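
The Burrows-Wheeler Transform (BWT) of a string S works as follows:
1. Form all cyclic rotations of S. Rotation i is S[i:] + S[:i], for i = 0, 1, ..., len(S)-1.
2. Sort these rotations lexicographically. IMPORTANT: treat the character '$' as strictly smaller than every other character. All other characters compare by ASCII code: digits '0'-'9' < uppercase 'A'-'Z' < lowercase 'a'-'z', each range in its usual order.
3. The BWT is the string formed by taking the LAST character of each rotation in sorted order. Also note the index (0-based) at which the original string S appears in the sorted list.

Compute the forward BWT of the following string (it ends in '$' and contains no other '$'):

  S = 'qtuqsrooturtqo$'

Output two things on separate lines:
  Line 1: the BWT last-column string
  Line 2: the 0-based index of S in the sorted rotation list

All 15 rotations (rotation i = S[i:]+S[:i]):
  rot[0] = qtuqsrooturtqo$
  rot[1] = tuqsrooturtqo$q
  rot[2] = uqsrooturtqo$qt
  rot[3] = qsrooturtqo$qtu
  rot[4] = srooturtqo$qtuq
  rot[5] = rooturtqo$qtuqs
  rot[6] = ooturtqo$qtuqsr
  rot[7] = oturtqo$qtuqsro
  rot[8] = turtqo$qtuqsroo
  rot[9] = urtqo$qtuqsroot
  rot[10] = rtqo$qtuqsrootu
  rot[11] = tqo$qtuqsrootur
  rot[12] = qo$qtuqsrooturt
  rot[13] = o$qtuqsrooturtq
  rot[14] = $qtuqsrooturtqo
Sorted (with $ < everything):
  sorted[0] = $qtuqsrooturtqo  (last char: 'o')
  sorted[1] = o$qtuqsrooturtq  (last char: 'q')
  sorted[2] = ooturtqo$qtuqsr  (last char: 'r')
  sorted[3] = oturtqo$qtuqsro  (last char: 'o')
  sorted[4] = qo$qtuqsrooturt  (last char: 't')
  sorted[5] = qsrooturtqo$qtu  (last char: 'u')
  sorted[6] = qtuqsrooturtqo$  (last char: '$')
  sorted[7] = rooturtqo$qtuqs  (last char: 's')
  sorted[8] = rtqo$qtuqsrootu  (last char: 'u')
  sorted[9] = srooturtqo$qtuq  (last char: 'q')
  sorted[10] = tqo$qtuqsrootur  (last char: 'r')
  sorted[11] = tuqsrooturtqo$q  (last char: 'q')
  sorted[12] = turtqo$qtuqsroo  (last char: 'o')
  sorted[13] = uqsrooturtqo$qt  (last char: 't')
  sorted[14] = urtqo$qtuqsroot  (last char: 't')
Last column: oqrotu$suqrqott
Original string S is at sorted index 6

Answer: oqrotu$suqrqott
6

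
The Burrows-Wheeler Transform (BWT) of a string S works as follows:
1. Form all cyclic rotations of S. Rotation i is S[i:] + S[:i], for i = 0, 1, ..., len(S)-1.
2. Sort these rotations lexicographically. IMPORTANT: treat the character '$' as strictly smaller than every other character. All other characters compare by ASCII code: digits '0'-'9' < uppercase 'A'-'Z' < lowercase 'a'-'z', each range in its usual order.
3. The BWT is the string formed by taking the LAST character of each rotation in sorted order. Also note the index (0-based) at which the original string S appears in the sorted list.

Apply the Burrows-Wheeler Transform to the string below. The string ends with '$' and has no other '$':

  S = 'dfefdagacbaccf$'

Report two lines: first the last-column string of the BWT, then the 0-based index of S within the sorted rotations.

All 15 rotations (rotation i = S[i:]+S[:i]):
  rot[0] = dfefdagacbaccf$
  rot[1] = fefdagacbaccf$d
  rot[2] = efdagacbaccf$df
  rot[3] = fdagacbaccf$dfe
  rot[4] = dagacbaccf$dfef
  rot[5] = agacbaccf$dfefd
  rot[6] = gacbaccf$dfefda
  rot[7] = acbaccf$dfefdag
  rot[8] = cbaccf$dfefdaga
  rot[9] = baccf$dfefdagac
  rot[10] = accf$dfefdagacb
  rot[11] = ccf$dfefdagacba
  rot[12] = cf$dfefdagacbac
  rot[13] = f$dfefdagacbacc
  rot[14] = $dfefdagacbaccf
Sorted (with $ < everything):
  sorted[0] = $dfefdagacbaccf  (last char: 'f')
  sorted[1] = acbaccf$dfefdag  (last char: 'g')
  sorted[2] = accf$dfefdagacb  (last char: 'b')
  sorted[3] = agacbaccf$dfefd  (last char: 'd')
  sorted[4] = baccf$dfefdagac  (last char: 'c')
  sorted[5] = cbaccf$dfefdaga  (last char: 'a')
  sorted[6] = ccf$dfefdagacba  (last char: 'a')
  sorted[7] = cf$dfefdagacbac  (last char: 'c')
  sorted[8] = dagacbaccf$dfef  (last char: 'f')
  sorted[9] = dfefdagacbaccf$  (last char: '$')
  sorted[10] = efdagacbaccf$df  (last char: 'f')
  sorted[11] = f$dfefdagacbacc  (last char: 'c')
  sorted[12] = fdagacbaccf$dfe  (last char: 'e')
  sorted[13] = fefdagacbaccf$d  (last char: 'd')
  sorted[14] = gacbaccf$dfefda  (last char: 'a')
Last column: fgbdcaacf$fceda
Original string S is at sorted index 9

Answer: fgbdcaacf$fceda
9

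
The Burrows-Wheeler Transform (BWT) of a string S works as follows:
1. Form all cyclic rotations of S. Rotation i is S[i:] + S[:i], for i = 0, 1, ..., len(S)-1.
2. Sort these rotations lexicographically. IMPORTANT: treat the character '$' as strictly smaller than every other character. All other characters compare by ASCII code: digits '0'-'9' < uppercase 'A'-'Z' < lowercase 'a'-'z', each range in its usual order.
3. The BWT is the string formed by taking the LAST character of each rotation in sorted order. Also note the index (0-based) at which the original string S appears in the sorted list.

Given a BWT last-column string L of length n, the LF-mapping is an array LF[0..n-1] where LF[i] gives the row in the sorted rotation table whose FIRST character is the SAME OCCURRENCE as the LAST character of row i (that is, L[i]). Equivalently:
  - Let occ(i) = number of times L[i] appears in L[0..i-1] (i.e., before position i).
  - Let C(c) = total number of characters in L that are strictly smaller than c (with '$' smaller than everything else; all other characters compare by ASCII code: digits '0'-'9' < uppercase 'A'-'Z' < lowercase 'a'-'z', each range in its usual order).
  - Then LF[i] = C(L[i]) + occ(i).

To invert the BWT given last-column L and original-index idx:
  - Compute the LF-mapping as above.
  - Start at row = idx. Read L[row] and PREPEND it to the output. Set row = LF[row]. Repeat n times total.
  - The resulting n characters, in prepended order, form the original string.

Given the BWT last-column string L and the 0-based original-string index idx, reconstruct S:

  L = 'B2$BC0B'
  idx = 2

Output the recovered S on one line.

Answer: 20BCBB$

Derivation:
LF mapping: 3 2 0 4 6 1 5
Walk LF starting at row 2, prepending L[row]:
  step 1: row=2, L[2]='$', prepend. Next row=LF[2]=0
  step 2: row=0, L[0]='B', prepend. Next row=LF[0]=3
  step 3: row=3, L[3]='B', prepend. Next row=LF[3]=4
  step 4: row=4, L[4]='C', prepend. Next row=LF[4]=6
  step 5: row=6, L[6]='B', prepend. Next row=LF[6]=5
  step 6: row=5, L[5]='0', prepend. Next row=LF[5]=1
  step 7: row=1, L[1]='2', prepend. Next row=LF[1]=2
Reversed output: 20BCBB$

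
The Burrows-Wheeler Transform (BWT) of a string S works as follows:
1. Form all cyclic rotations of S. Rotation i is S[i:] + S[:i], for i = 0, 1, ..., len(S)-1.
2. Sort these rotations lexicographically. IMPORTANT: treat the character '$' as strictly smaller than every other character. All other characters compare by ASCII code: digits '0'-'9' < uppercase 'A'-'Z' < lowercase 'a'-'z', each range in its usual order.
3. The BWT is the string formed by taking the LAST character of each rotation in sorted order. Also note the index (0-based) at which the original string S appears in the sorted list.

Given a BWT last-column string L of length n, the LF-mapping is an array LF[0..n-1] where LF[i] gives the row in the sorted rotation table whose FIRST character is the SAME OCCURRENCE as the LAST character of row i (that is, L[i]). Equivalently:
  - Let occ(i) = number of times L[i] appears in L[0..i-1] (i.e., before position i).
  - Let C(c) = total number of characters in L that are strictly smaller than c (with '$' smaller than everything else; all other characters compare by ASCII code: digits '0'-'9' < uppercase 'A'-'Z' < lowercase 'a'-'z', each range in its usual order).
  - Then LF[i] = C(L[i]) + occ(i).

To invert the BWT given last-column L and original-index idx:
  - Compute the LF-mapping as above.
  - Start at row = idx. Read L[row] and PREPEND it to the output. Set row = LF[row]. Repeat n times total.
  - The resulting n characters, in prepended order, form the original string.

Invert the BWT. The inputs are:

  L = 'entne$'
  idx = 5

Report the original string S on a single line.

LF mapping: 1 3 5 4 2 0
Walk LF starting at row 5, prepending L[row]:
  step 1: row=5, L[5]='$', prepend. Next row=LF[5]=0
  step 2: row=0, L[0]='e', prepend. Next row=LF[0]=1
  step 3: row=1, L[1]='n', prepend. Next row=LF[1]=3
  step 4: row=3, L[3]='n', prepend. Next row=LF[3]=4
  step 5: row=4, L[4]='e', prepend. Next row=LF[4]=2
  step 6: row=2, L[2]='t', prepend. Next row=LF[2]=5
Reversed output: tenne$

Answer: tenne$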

Your objective:
Check the data above line by line for the word "ends". State only how many lines contain it.

Task result:
2